(Saved entries)
=== Section Start ===
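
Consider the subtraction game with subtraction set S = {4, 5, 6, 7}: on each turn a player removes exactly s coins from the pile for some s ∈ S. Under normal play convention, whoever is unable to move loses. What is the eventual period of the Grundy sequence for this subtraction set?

11

n :  0  1  2  3  4  5  6  7  8  9 10 11 12 13 14 15 16 17 18 19 20 21 22 23
G :  0  0  0  0  1  1  1  1  2  2  2  0  0  0  0  1  1  1  1  2  2  2  0  0
G(n+11) = G(n) holds for n = 0,…,6 (a full window of length max(S) = 7), so the sequence is purely periodic with period 11.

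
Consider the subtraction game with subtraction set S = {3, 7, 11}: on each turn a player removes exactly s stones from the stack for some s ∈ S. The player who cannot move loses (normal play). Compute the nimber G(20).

G(0) = 0
G(1) = mex{} = 0
G(2) = mex{} = 0
G(3) = mex{0} = 1
G(4) = mex{0} = 1
G(5) = mex{0} = 1
G(6) = mex{1} = 0
G(7) = mex{1,0} = 2
G(8) = mex{1,0} = 2
G(9) = mex{0,0} = 1
G(10) = mex{2,1} = 0
G(11) = mex{2,1,0} = 3
G(12) = mex{1,1,0} = 2
G(13) = mex{0,0,0} = 1
G(14) = mex{3,2,1} = 0
G(15) = mex{2,2,1} = 0
G(16) = mex{1,1,1} = 0
G(17) = mex{0,0,0} = 1
G(18) = mex{0,3,2} = 1
G(19) = mex{0,2,2} = 1
G(20) = mex{1,1,1} = 0

0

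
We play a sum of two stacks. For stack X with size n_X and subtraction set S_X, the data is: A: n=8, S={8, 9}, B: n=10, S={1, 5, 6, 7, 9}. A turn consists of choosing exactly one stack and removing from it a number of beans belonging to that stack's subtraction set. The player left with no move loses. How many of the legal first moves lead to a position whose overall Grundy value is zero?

Stack A, S = {8, 9}:
G(0) = 0
G(1) = mex{} = 0
G(2) = mex{} = 0
G(3) = mex{} = 0
G(4) = mex{} = 0
G(5) = mex{} = 0
G(6) = mex{} = 0
G(7) = mex{} = 0
G(8) = mex{0} = 1
G_A(8) = 1.
Stack B, S = {1, 5, 6, 7, 9}:
G(0) = 0
G(1) = mex{0} = 1
G(2) = mex{1} = 0
G(3) = mex{0} = 1
G(4) = mex{1} = 0
G(5) = mex{0,0} = 1
G(6) = mex{1,1,0} = 2
G(7) = mex{2,0,1,0} = 3
G(8) = mex{3,1,0,1} = 2
G(9) = mex{2,0,1,0,0} = 3
G(10) = mex{3,1,0,1,1} = 2
G_B(10) = 2.
Combined Grundy value = 1 ⊕ 2 = 3.
A winning move leaves total XOR = 0, i.e. changes one component's Grundy value g to g ⊕ X where X is the current total.
Stack A: need g' = 1⊕3 = 2. Options: 8−8→G=0. Hits: 0.
Stack B: need g' = 2⊕3 = 1. Options: 10−1→G=3, 10−5→G=1, 10−6→G=0, 10−7→G=1, 10−9→G=1. Hits: 3.

3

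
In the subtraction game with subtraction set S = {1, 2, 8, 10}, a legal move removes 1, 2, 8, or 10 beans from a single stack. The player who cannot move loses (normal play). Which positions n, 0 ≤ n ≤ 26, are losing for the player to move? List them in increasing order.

0, 3, 6, 9, 12, 15, 18, 21, 24

G(0) = 0
G(1) = mex{0} = 1
G(2) = mex{1,0} = 2
G(3) = mex{2,1} = 0
G(4) = mex{0,2} = 1
G(5) = mex{1,0} = 2
G(6) = mex{2,1} = 0
G(7) = mex{0,2} = 1
G(8) = mex{1,0,0} = 2
G(9) = mex{2,1,1} = 0
G(10) = mex{0,2,2,0} = 1
G(11) = mex{1,0,0,1} = 2
G(12) = mex{2,1,1,2} = 0
G(13) = mex{0,2,2,0} = 1
G(14) = mex{1,0,0,1} = 2
G(15) = mex{2,1,1,2} = 0
G(16) = mex{0,2,2,0} = 1
G(17) = mex{1,0,0,1} = 2
G(18) = mex{2,1,1,2} = 0
G(19) = mex{0,2,2,0} = 1
G(20) = mex{1,0,0,1} = 2
G(21) = mex{2,1,1,2} = 0
G(22) = mex{0,2,2,0} = 1
G(23) = mex{1,0,0,1} = 2
G(24) = mex{2,1,1,2} = 0
G(25) = mex{0,2,2,0} = 1
G(26) = mex{1,0,0,1} = 2
P-positions are exactly the n with G(n) = 0.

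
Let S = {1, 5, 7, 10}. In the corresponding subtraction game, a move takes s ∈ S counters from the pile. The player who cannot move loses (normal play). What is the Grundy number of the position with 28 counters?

n :  0  1  2  3  4  5  6  7  8  9 10 11 12 13 14 15 16 17 18 19 20 21 22 23 24 25 26 27 28
G :  0  1  0  1  0  1  0  1  0  1  2  3  2  3  2  3  2  0  1  0  1  0  1  0  1  0  1  2  3

3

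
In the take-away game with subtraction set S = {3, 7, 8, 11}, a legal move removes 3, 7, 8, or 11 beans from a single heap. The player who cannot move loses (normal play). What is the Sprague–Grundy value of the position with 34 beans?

0

G(0) = 0
G(1) = mex{} = 0
G(2) = mex{} = 0
G(3) = mex{0} = 1
G(4) = mex{0} = 1
G(5) = mex{0} = 1
G(6) = mex{1} = 0
G(7) = mex{1,0} = 2
G(8) = mex{1,0,0} = 2
G(9) = mex{0,0,0} = 1
G(10) = mex{2,1,0} = 3
G(11) = mex{2,1,1,0} = 3
G(12) = mex{1,1,1,0} = 2
G(13) = mex{3,0,1,0} = 2
G(14) = mex{3,2,0,1} = 4
G(15) = mex{2,2,2,1} = 0
G(16) = mex{2,1,2,1} = 0
G(17) = mex{4,3,1,0} = 2
G(18) = mex{0,3,3,2} = 1
G(19) = mex{0,2,3,2} = 1
G(20) = mex{2,2,2,1} = 0
G(21) = mex{1,4,2,3} = 0
G(22) = mex{1,0,4,3} = 2
G(23) = mex{0,0,0,2} = 1
G(24) = mex{0,2,0,2} = 1
G(25) = mex{2,1,2,4} = 0
G(26) = mex{1,1,1,0} = 2
G(27) = mex{1,0,1,0} = 2
G(28) = mex{0,0,0,2} = 1
G(29) = mex{2,2,0,1} = 3
G(30) = mex{2,1,2,1} = 0
G(31) = mex{1,1,1,0} = 2
G(32) = mex{3,0,1,0} = 2
G(33) = mex{0,2,0,2} = 1
G(34) = mex{2,2,2,1} = 0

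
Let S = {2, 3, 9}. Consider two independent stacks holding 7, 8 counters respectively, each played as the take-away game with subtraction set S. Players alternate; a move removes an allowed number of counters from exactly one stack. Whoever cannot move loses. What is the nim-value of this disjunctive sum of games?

All stacks use S = {2, 3, 9}:
n : 0 1 2 3 4 5 6 7 8
G : 0 0 1 1 2 0 0 1 1
Stack A: G(7) = 1.
Stack B: G(8) = 1.
Combined Grundy value = 1 ⊕ 1 = 0.

0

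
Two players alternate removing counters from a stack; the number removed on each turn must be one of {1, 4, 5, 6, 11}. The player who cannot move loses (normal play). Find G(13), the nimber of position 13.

n :  0  1  2  3  4  5  6  7  8  9 10 11 12 13
G :  0  1  0  1  2  3  2  3  4  0  1  4  0  1

1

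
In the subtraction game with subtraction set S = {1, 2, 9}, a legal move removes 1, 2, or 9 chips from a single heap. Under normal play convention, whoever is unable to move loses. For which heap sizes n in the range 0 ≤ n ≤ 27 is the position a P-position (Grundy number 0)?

0, 3, 6, 10, 13, 16, 20, 23, 26

n :  0  1  2  3  4  5  6  7  8  9 10 11 12 13 14 15 16 17 18 19 20 21 22 23 24 25 26 27
G :  0  1  2  0  1  2  0  1  2  3  0  1  2  0  1  2  0  1  2  3  0  1  2  0  1  2  0  1
P-positions are exactly the n with G(n) = 0.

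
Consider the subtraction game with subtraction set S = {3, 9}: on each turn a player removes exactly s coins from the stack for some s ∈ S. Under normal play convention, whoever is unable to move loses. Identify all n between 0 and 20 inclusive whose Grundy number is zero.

n :  0  1  2  3  4  5  6  7  8  9 10 11 12 13 14 15 16 17 18 19 20
G :  0  0  0  1  1  1  0  0  0  1  1  1  0  0  0  1  1  1  0  0  0
P-positions are exactly the n with G(n) = 0.

0, 1, 2, 6, 7, 8, 12, 13, 14, 18, 19, 20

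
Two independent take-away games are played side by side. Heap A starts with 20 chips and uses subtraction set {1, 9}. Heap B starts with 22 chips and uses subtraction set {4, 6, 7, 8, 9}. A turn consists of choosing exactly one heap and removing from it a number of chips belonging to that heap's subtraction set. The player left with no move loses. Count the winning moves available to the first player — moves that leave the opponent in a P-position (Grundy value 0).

4

Heap A, S = {1, 9}:
n :  0  1  2  3  4  5  6  7  8  9 10 11 12 13 14 15 16 17 18 19 20
G :  0  1  0  1  0  1  0  1  0  1  0  1  0  1  0  1  0  1  0  1  0
G_A(20) = 0.
Heap B, S = {4, 6, 7, 8, 9}:
G(0) = 0
G(1) = mex{} = 0
G(2) = mex{} = 0
G(3) = mex{} = 0
G(4) = mex{0} = 1
G(5) = mex{0} = 1
G(6) = mex{0,0} = 1
G(7) = mex{0,0,0} = 1
G(8) = mex{1,0,0,0} = 2
G(9) = mex{1,0,0,0,0} = 2
G(10) = mex{1,1,0,0,0} = 2
G(11) = mex{1,1,1,0,0} = 2
G(12) = mex{2,1,1,1,0} = 3
G(13) = mex{2,1,1,1,1} = 0
G(14) = mex{2,2,1,1,1} = 0
G(15) = mex{2,2,2,1,1} = 0
G(16) = mex{3,2,2,2,1} = 0
G(17) = mex{0,2,2,2,2} = 1
G(18) = mex{0,3,2,2,2} = 1
G(19) = mex{0,0,3,2,2} = 1
G(20) = mex{0,0,0,3,2} = 1
G(21) = mex{1,0,0,0,3} = 2
G(22) = mex{1,0,0,0,0} = 2
G_B(22) = 2.
Combined Grundy value = 0 ⊕ 2 = 2.
A winning move leaves total XOR = 0, i.e. changes one component's Grundy value g to g ⊕ X where X is the current total.
Heap A: need g' = 0⊕2 = 2. Options: 20−1→G=1, 20−9→G=1. Hits: 0.
Heap B: need g' = 2⊕2 = 0. Options: 22−4→G=1, 22−6→G=0, 22−7→G=0, 22−8→G=0, 22−9→G=0. Hits: 4.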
=== Section End ===
• TASK GOAL:
Reproduce each line of the entries above from the one containing "Two independent take-away" through the last, exactly, and no other line.

• OUTPUT:
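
Two independent take-away games are played side by side. Heap A starts with 20 chips and uses subtraction set {1, 9}. Heap B starts with 22 chips and uses subtraction set {4, 6, 7, 8, 9}. A turn consists of choosing exactly one heap and removing from it a number of chips belonging to that heap's subtraction set. The player left with no move loses. Count the winning moves available to the first player — moves that leave the opponent in a P-position (Grundy value 0).

4

Heap A, S = {1, 9}:
n :  0  1  2  3  4  5  6  7  8  9 10 11 12 13 14 15 16 17 18 19 20
G :  0  1  0  1  0  1  0  1  0  1  0  1  0  1  0  1  0  1  0  1  0
G_A(20) = 0.
Heap B, S = {4, 6, 7, 8, 9}:
G(0) = 0
G(1) = mex{} = 0
G(2) = mex{} = 0
G(3) = mex{} = 0
G(4) = mex{0} = 1
G(5) = mex{0} = 1
G(6) = mex{0,0} = 1
G(7) = mex{0,0,0} = 1
G(8) = mex{1,0,0,0} = 2
G(9) = mex{1,0,0,0,0} = 2
G(10) = mex{1,1,0,0,0} = 2
G(11) = mex{1,1,1,0,0} = 2
G(12) = mex{2,1,1,1,0} = 3
G(13) = mex{2,1,1,1,1} = 0
G(14) = mex{2,2,1,1,1} = 0
G(15) = mex{2,2,2,1,1} = 0
G(16) = mex{3,2,2,2,1} = 0
G(17) = mex{0,2,2,2,2} = 1
G(18) = mex{0,3,2,2,2} = 1
G(19) = mex{0,0,3,2,2} = 1
G(20) = mex{0,0,0,3,2} = 1
G(21) = mex{1,0,0,0,3} = 2
G(22) = mex{1,0,0,0,0} = 2
G_B(22) = 2.
Combined Grundy value = 0 ⊕ 2 = 2.
A winning move leaves total XOR = 0, i.e. changes one component's Grundy value g to g ⊕ X where X is the current total.
Heap A: need g' = 0⊕2 = 2. Options: 20−1→G=1, 20−9→G=1. Hits: 0.
Heap B: need g' = 2⊕2 = 0. Options: 22−4→G=1, 22−6→G=0, 22−7→G=0, 22−8→G=0, 22−9→G=0. Hits: 4.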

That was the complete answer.